THE TASK: Using the entries below, copy out all lines where "identity" is found.

DATA SECTION:
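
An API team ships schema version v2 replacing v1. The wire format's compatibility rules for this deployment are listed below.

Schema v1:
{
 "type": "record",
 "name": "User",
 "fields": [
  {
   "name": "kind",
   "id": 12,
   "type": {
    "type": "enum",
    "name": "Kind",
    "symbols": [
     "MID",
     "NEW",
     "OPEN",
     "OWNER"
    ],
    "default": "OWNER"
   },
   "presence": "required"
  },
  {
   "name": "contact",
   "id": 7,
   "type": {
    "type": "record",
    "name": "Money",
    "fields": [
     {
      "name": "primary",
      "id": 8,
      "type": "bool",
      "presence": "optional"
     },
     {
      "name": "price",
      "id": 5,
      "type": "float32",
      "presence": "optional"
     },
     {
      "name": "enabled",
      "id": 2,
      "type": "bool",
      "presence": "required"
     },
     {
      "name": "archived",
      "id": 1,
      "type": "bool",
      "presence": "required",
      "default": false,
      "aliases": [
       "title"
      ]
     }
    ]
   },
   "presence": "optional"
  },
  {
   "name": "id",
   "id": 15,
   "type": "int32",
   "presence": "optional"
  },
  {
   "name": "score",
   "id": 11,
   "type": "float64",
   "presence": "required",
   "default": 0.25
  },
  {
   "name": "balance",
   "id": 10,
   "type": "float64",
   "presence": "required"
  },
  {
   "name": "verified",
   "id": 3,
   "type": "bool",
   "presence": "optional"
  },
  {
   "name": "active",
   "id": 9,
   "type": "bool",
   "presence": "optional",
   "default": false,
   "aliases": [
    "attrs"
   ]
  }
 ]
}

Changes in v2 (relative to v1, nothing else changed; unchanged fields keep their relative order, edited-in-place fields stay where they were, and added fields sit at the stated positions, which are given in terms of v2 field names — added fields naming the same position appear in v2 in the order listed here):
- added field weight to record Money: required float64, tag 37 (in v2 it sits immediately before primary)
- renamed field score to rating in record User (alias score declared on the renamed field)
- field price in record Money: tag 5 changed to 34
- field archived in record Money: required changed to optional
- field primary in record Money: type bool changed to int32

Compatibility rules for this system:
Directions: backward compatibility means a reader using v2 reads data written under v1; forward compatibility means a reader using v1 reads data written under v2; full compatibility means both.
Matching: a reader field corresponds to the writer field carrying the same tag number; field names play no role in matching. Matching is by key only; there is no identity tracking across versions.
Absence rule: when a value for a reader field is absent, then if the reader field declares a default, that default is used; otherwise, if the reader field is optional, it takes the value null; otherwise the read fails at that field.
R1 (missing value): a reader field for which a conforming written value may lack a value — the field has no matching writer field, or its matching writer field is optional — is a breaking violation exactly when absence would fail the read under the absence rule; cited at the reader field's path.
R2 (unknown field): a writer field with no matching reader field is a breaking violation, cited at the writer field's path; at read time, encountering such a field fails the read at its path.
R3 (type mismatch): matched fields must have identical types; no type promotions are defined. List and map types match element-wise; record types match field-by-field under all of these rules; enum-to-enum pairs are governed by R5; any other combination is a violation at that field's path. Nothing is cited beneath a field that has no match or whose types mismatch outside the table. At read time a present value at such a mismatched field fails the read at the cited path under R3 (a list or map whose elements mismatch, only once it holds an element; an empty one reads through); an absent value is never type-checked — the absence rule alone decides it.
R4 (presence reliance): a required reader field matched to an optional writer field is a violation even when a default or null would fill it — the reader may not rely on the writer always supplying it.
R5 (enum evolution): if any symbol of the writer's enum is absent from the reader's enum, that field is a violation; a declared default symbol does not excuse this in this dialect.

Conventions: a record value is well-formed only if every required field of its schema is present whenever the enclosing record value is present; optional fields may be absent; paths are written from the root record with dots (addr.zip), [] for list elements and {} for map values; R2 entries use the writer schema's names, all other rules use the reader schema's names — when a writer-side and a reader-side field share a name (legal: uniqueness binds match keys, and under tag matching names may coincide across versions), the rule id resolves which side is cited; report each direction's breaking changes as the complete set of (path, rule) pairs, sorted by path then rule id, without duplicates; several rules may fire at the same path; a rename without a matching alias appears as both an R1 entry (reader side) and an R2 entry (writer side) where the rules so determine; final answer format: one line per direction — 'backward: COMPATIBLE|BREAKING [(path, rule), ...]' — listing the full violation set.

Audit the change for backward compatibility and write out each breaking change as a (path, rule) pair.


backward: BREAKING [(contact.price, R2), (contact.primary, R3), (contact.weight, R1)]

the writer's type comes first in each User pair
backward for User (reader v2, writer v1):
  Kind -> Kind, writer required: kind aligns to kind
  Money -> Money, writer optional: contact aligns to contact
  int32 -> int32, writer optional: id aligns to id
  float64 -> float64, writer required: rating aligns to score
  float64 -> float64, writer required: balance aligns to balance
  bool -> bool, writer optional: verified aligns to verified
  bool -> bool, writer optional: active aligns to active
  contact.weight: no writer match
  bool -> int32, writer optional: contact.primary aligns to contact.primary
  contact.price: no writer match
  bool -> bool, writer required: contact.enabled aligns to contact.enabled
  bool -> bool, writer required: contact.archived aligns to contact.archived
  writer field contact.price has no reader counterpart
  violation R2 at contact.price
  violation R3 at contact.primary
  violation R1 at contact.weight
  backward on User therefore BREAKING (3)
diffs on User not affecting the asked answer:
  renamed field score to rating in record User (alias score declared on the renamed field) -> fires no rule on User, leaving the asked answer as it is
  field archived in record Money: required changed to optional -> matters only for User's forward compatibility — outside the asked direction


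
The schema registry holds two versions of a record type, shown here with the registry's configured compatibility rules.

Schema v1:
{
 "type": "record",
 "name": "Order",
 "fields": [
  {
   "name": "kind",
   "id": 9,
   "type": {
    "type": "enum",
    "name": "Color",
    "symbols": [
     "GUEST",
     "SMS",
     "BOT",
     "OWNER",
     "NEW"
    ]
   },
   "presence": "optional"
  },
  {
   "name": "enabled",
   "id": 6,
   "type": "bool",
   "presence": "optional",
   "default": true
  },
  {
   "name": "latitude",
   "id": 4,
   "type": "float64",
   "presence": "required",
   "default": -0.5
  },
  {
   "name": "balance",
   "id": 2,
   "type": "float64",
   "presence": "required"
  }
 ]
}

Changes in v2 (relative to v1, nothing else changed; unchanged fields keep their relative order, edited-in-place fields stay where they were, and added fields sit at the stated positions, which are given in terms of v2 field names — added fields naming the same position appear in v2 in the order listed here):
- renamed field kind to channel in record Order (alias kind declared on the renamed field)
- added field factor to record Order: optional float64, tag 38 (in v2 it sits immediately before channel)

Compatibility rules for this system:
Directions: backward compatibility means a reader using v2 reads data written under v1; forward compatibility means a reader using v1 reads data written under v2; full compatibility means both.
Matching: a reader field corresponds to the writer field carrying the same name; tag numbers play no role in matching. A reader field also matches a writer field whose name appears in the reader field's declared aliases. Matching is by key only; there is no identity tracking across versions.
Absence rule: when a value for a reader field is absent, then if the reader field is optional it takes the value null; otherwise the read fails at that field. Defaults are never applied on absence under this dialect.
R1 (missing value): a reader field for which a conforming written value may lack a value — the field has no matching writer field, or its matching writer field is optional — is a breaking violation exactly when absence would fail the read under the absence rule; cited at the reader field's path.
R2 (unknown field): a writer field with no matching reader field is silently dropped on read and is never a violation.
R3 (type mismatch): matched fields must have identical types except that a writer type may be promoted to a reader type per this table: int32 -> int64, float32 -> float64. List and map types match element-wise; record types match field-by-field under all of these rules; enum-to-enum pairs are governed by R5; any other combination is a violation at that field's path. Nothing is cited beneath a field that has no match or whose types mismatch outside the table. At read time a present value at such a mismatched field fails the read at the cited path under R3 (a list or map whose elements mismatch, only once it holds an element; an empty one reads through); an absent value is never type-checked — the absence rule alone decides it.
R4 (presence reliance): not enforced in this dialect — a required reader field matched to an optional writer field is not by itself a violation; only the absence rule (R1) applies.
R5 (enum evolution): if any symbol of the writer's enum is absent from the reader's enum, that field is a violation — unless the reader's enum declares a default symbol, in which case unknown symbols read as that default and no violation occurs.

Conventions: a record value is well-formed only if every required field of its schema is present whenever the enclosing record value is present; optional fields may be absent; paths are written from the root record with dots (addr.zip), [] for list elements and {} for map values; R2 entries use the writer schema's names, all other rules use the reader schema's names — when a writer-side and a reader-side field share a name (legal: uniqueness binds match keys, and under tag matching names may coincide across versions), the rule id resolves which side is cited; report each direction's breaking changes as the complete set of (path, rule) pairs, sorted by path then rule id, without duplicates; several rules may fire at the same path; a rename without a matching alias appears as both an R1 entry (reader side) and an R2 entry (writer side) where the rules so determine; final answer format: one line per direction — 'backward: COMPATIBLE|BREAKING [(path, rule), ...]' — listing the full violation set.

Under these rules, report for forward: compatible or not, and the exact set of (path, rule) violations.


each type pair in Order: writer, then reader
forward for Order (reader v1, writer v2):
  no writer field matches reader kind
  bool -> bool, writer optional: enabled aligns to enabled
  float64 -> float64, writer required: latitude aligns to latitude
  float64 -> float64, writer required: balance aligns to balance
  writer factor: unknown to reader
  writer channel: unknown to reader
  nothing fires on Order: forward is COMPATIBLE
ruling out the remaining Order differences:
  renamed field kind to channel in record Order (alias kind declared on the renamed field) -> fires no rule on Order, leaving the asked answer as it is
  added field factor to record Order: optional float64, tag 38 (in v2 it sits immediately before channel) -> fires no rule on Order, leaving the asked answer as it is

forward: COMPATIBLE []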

SOLUTION FOR THIS EXERCISE:
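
Matching: a reader field corresponds to the writer field carrying the same tag number; field names play no role in matching. Matching is by key only; there is no identity tracking across versions.
Matching: a reader field corresponds to the writer field carrying the same name; tag numbers play no role in matching. A reader field also matches a writer field whose name appears in the reader field's declared aliases. Matching is by key only; there is no identity tracking across versions.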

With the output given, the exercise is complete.